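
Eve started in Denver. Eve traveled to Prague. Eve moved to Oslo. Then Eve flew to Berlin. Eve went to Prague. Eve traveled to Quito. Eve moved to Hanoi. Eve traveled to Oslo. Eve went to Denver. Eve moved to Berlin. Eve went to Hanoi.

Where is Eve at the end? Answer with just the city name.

Answer: Hanoi

Derivation:
Tracking Eve's location:
Start: Eve is in Denver.
After move 1: Denver -> Prague. Eve is in Prague.
After move 2: Prague -> Oslo. Eve is in Oslo.
After move 3: Oslo -> Berlin. Eve is in Berlin.
After move 4: Berlin -> Prague. Eve is in Prague.
After move 5: Prague -> Quito. Eve is in Quito.
After move 6: Quito -> Hanoi. Eve is in Hanoi.
After move 7: Hanoi -> Oslo. Eve is in Oslo.
After move 8: Oslo -> Denver. Eve is in Denver.
After move 9: Denver -> Berlin. Eve is in Berlin.
After move 10: Berlin -> Hanoi. Eve is in Hanoi.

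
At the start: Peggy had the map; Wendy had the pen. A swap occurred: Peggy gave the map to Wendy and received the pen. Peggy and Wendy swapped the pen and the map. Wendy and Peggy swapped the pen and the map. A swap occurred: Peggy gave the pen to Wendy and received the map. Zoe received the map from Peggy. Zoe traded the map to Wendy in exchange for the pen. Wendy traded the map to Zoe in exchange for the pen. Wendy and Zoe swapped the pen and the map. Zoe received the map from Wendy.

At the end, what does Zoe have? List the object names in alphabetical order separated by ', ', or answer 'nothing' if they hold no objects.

Tracking all object holders:
Start: map:Peggy, pen:Wendy
Event 1 (swap map<->pen: now map:Wendy, pen:Peggy). State: map:Wendy, pen:Peggy
Event 2 (swap pen<->map: now pen:Wendy, map:Peggy). State: map:Peggy, pen:Wendy
Event 3 (swap pen<->map: now pen:Peggy, map:Wendy). State: map:Wendy, pen:Peggy
Event 4 (swap pen<->map: now pen:Wendy, map:Peggy). State: map:Peggy, pen:Wendy
Event 5 (give map: Peggy -> Zoe). State: map:Zoe, pen:Wendy
Event 6 (swap map<->pen: now map:Wendy, pen:Zoe). State: map:Wendy, pen:Zoe
Event 7 (swap map<->pen: now map:Zoe, pen:Wendy). State: map:Zoe, pen:Wendy
Event 8 (swap pen<->map: now pen:Zoe, map:Wendy). State: map:Wendy, pen:Zoe
Event 9 (give map: Wendy -> Zoe). State: map:Zoe, pen:Zoe

Final state: map:Zoe, pen:Zoe
Zoe holds: map, pen.

Answer: map, pen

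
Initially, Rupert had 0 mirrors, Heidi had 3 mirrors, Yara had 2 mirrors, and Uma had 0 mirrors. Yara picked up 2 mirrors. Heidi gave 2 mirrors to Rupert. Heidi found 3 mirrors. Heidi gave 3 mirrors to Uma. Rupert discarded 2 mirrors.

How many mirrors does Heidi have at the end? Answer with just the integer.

Tracking counts step by step:
Start: Rupert=0, Heidi=3, Yara=2, Uma=0
Event 1 (Yara +2): Yara: 2 -> 4. State: Rupert=0, Heidi=3, Yara=4, Uma=0
Event 2 (Heidi -> Rupert, 2): Heidi: 3 -> 1, Rupert: 0 -> 2. State: Rupert=2, Heidi=1, Yara=4, Uma=0
Event 3 (Heidi +3): Heidi: 1 -> 4. State: Rupert=2, Heidi=4, Yara=4, Uma=0
Event 4 (Heidi -> Uma, 3): Heidi: 4 -> 1, Uma: 0 -> 3. State: Rupert=2, Heidi=1, Yara=4, Uma=3
Event 5 (Rupert -2): Rupert: 2 -> 0. State: Rupert=0, Heidi=1, Yara=4, Uma=3

Heidi's final count: 1

Answer: 1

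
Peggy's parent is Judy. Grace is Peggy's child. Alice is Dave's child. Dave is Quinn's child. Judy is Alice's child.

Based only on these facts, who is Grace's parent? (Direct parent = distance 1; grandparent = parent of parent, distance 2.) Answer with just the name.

Reconstructing the parent chain from the given facts:
  Quinn -> Dave -> Alice -> Judy -> Peggy -> Grace
(each arrow means 'parent of the next')
Positions in the chain (0 = top):
  position of Quinn: 0
  position of Dave: 1
  position of Alice: 2
  position of Judy: 3
  position of Peggy: 4
  position of Grace: 5

Grace is at position 5; the parent is 1 step up the chain, i.e. position 4: Peggy.

Answer: Peggy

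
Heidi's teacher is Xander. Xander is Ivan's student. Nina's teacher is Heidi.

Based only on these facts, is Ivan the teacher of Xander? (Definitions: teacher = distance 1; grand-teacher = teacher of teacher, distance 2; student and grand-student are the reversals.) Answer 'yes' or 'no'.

Answer: yes

Derivation:
Reconstructing the teacher chain from the given facts:
  Ivan -> Xander -> Heidi -> Nina
(each arrow means 'teacher of the next')
Positions in the chain (0 = top):
  position of Ivan: 0
  position of Xander: 1
  position of Heidi: 2
  position of Nina: 3

Ivan is at position 0, Xander is at position 1; signed distance (j - i) = 1.
'teacher' requires j - i = 1. Actual distance is 1, so the relation HOLDS.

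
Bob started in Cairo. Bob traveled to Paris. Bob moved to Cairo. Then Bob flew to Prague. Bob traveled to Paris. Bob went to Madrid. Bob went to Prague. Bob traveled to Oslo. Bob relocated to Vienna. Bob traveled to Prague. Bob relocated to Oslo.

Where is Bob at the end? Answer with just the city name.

Answer: Oslo

Derivation:
Tracking Bob's location:
Start: Bob is in Cairo.
After move 1: Cairo -> Paris. Bob is in Paris.
After move 2: Paris -> Cairo. Bob is in Cairo.
After move 3: Cairo -> Prague. Bob is in Prague.
After move 4: Prague -> Paris. Bob is in Paris.
After move 5: Paris -> Madrid. Bob is in Madrid.
After move 6: Madrid -> Prague. Bob is in Prague.
After move 7: Prague -> Oslo. Bob is in Oslo.
After move 8: Oslo -> Vienna. Bob is in Vienna.
After move 9: Vienna -> Prague. Bob is in Prague.
After move 10: Prague -> Oslo. Bob is in Oslo.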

> [REQUIRED WORK]: What lines in the listing include the string "gave"? Copy them out.

> [SOLUTION FOR THIS PROBLEM]:
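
At the start: Peggy had the map; Wendy had the pen. A swap occurred: Peggy gave the map to Wendy and received the pen. Peggy and Wendy swapped the pen and the map. Wendy and Peggy swapped the pen and the map. A swap occurred: Peggy gave the pen to Wendy and received the map. Zoe received the map from Peggy. Zoe traded the map to Wendy in exchange for the pen. Wendy traded the map to Zoe in exchange for the pen. Wendy and Zoe swapped the pen and the map. Zoe received the map from Wendy.
Initially, Rupert had 0 mirrors, Heidi had 3 mirrors, Yara had 2 mirrors, and Uma had 0 mirrors. Yara picked up 2 mirrors. Heidi gave 2 mirrors to Rupert. Heidi found 3 mirrors. Heidi gave 3 mirrors to Uma. Rupert discarded 2 mirrors.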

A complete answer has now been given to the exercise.